▶ **The task**: Read through the lines below for the string "rush" and copy each one that has it.
[Extracted material Boundary: Start]
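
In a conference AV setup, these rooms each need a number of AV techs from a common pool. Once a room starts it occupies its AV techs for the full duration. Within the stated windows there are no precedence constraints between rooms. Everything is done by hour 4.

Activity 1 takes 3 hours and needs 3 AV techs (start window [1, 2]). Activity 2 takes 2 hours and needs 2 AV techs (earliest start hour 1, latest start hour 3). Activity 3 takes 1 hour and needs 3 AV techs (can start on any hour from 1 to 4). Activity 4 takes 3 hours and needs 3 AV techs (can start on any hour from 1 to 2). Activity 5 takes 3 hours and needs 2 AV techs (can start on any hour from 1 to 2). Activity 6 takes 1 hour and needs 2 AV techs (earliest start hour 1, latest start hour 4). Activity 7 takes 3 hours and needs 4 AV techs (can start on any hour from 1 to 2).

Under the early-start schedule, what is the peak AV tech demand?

Early-start schedule: Activity 1@1, Activity 2@1, Activity 3@1, Activity 4@1, Activity 5@1, Activity 6@1, Activity 7@1.
Load per hour: hour 1: 19, hour 2: 14, hour 3: 12, hour 4: 0.
Peak is 19.

19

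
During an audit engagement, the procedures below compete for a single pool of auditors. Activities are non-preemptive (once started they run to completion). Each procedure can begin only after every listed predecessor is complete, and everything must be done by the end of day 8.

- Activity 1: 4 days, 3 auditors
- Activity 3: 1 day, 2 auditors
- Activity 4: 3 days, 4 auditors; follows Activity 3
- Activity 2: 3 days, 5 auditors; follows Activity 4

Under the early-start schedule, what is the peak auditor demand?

7

Early-start schedule: Activity 1@1, Activity 3@1, Activity 4@2, Activity 2@5.
Load per day: day 1: 5, day 2: 7, day 3: 7, day 4: 7, day 5: 5, day 6: 5, day 7: 5, day 8: 0.
Peak is 7.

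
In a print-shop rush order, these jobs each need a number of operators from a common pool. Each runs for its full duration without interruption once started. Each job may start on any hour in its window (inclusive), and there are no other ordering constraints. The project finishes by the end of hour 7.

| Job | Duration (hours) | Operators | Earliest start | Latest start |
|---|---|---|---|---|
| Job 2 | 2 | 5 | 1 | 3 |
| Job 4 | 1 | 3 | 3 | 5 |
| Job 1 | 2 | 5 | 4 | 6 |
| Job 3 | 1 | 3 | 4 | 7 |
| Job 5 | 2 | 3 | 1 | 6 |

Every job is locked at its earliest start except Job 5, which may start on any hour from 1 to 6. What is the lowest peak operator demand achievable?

8

Job 5@1: h1:8  h2:8  h3:3  h4:8  h5:5  h6:0  h7:0 → peak 8
Job 5@2: h1:5  h2:8  h3:6  h4:8  h5:5  h6:0  h7:0 → peak 8
Job 5@3: h1:5  h2:5  h3:6  h4:11  h5:5  h6:0  h7:0 → peak 11
Job 5@4: h1:5  h2:5  h3:3  h4:11  h5:8  h6:0  h7:0 → peak 11
Job 5@5: h1:5  h2:5  h3:3  h4:8  h5:8  h6:3  h7:0 → peak 8
Job 5@6: h1:5  h2:5  h3:3  h4:8  h5:5  h6:3  h7:3 → peak 8
Best is Job 5@1, peak 8.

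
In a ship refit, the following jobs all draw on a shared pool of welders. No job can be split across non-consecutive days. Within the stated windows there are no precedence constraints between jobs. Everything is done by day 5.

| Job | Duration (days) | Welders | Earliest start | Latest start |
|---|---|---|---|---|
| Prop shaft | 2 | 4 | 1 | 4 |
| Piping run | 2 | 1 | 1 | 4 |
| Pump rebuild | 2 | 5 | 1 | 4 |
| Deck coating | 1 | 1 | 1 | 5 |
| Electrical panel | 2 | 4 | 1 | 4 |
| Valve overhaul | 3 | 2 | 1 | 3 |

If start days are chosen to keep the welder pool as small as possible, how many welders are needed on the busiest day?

8

Early-start (Prop shaft@1, Piping run@1, Pump rebuild@1, Deck coating@1, Electrical panel@1, Valve overhaul@1) gives peak 17: d1:17  d2:16  d3:2  d4:0  d5:0.
Shift Piping run→3, Pump rebuild→3, Deck coating→5, Valve overhaul→3.
Schedule Prop shaft@1, Piping run@3, Pump rebuild@3, Deck coating@5, Electrical panel@1, Valve overhaul@3: d1:8  d2:8  d3:8  d4:8  d5:3 — peak 8.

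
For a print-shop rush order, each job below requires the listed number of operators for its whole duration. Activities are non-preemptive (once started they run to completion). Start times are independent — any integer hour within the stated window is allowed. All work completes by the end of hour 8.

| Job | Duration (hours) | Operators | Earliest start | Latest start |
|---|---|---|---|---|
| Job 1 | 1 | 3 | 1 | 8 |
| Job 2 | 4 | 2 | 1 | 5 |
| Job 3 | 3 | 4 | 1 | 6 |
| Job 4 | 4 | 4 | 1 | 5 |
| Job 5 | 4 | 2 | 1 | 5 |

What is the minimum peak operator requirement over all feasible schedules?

Early-start (Job 1@1, Job 2@1, Job 3@1, Job 4@1, Job 5@1) gives peak 15: h1:15  h2:12  h3:12  h4:8  h5:0  h6:0  h7:0  h8:0.
Shift Job 3→2, Job 4→5, Job 5→5.
Schedule Job 1@1, Job 2@1, Job 3@2, Job 4@5, Job 5@5: h1:5  h2:6  h3:6  h4:6  h5:6  h6:6  h7:6  h8:6 — peak 6.
Total operator-hours = 47 over 8 hours ⇒ peak ≥ ⌈47/8⌉ = 6, so 6 is optimal.

6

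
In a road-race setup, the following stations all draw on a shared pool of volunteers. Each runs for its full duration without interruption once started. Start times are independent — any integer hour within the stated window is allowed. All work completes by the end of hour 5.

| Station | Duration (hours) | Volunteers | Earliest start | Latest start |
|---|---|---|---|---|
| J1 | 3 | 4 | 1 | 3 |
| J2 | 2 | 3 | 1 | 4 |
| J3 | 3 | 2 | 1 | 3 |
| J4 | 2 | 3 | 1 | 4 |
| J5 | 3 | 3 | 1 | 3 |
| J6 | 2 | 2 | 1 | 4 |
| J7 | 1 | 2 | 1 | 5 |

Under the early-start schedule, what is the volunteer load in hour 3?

9

At early start, hour 3 has: J1, J3, J5.
Demand: 4 + 2 + 3 = 9.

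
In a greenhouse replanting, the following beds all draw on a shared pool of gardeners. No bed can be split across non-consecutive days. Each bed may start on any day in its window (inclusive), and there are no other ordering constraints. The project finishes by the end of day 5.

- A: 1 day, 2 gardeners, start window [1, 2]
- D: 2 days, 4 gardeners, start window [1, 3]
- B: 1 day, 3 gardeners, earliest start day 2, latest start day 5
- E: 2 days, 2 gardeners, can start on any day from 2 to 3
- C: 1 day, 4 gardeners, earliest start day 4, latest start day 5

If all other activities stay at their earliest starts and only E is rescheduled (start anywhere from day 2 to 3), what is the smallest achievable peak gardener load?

7

E@2: d1:6  d2:9  d3:2  d4:4  d5:0 → peak 9
E@3: d1:6  d2:7  d3:2  d4:6  d5:0 → peak 7
Best is E@3, peak 7.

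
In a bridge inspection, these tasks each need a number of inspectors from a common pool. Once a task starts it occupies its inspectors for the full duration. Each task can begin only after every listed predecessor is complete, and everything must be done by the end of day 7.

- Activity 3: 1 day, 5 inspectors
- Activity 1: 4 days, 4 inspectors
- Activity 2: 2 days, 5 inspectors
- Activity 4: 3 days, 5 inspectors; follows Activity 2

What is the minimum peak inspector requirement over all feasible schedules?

9

Early-start (Activity 3@1, Activity 1@1, Activity 2@1, Activity 4@3) gives peak 14: d1:14  d2:9  d3:9  d4:9  d5:5  d6:0  d7:0.
Shift Activity 2→2, Activity 4→4.
Schedule Activity 3@1, Activity 1@1, Activity 2@2, Activity 4@4: d1:9  d2:9  d3:9  d4:9  d5:5  d6:5  d7:0 — peak 9.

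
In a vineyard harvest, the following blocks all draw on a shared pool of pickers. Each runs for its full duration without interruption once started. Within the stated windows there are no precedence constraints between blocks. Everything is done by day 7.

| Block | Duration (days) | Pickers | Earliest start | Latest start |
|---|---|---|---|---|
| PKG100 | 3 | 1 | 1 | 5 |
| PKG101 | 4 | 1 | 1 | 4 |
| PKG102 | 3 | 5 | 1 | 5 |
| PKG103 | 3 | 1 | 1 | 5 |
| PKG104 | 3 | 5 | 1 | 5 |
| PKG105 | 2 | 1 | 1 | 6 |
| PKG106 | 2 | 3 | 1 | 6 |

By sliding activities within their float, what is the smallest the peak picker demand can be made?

Early-start (PKG100@1, PKG101@1, PKG102@1, PKG103@1, PKG104@1, PKG105@1, PKG106@1) gives peak 17: d1:17  d2:17  d3:13  d4:1  d5:0  d6:0  d7:0.
Shift PKG104→4, PKG105→4, PKG106→6.
Schedule PKG100@1, PKG101@1, PKG102@1, PKG103@1, PKG104@4, PKG105@4, PKG106@6: d1:8  d2:8  d3:8  d4:7  d5:6  d6:8  d7:3 — peak 8.

8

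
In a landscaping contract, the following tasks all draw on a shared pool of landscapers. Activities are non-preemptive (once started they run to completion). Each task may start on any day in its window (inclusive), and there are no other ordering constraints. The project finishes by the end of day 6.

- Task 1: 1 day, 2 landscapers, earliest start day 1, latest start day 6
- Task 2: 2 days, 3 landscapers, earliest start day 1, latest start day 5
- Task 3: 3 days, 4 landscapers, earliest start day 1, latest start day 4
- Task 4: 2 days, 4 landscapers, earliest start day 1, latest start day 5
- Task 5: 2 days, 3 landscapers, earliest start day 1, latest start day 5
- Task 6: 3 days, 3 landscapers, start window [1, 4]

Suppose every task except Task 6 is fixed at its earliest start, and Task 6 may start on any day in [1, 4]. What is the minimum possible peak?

Task 6@1: d1:19  d2:17  d3:7  d4:0  d5:0  d6:0 → peak 19
Task 6@2: d1:16  d2:17  d3:7  d4:3  d5:0  d6:0 → peak 17
Task 6@3: d1:16  d2:14  d3:7  d4:3  d5:3  d6:0 → peak 16
Task 6@4: d1:16  d2:14  d3:4  d4:3  d5:3  d6:3 → peak 16
Best is Task 6@3, peak 16.

16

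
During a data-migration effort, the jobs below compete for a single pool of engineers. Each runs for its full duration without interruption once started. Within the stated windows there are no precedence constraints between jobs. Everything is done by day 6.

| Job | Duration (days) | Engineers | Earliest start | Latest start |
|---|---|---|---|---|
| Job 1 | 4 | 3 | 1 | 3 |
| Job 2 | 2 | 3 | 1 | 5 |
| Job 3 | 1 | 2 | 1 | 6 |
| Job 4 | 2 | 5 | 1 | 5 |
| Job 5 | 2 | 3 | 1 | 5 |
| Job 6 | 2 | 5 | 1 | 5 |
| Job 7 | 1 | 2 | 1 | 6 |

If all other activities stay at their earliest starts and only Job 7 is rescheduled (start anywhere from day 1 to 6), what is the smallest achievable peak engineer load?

21

Job 7@1: d1:23  d2:19  d3:3  d4:3  d5:0  d6:0 → peak 23
Job 7@2: d1:21  d2:21  d3:3  d4:3  d5:0  d6:0 → peak 21
Job 7@3: d1:21  d2:19  d3:5  d4:3  d5:0  d6:0 → peak 21
Job 7@4: d1:21  d2:19  d3:3  d4:5  d5:0  d6:0 → peak 21
Job 7@5: d1:21  d2:19  d3:3  d4:3  d5:2  d6:0 → peak 21
Job 7@6: d1:21  d2:19  d3:3  d4:3  d5:0  d6:2 → peak 21
Best is Job 7@2, peak 21.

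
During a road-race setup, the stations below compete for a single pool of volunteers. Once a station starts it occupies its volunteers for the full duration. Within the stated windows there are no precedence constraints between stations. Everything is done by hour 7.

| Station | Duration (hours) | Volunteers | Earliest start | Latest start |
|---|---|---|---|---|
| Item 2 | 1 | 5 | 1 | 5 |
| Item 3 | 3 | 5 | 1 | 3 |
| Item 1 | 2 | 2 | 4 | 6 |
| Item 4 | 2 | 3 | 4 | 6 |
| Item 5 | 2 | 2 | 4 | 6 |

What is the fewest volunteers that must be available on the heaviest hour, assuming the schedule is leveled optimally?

Early-start (Item 2@1, Item 3@1, Item 1@4, Item 4@4, Item 5@4) gives peak 10: h1:10  h2:5  h3:5  h4:7  h5:7  h6:0  h7:0.
Shift Item 3→2, Item 4→5, Item 5→5.
Schedule Item 2@1, Item 3@2, Item 1@4, Item 4@5, Item 5@5: h1:5  h2:5  h3:5  h4:7  h5:7  h6:5  h7:0 — peak 7.

7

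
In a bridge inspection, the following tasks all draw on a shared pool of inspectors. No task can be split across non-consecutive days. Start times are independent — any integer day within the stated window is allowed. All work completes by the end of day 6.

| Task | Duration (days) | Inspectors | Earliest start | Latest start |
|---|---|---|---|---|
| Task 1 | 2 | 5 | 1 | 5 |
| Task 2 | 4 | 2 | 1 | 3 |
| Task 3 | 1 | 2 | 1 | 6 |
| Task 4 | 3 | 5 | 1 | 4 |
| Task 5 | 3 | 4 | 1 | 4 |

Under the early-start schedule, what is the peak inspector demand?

Early-start schedule: Task 1@1, Task 2@1, Task 3@1, Task 4@1, Task 5@1.
Load per day: day 1: 18, day 2: 16, day 3: 11, day 4: 2, day 5: 0, day 6: 0.
Peak is 18.

18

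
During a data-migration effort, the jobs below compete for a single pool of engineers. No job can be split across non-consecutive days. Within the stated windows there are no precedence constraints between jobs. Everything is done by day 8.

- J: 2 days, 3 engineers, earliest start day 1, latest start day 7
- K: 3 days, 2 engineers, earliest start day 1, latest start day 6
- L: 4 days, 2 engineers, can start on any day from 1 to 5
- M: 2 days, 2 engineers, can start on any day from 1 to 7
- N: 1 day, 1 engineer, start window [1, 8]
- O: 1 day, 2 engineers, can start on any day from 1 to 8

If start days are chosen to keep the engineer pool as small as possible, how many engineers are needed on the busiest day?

Early-start (J@1, K@1, L@1, M@1, N@1, O@1) gives peak 12: d1:12  d2:9  d3:4  d4:2  d5:0  d6:0  d7:0  d8:0.
Shift K→3, L→3, M→6, O→7.
Schedule J@1, K@3, L@3, M@6, N@1, O@7: d1:4  d2:3  d3:4  d4:4  d5:4  d6:4  d7:4  d8:0 — peak 4.
Total engineer-days = 27 over 8 days ⇒ peak ≥ ⌈27/8⌉ = 4, so 4 is optimal.

4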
[Extracted material Boundary: End]
▶ **Answer to this exercise**:
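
In a print-shop rush order, these jobs each need a number of operators from a common pool. Each runs for its full duration without interruption once started. Each job may start on any hour in its window (inclusive), and there are no other ordering constraints. The project finishes by the end of hour 7.
For a print-shop rush order, each job below requires the listed number of operators for its whole duration. Activities are non-preemptive (once started they run to completion). Start times are independent — any integer hour within the stated window is allowed. All work completes by the end of hour 8.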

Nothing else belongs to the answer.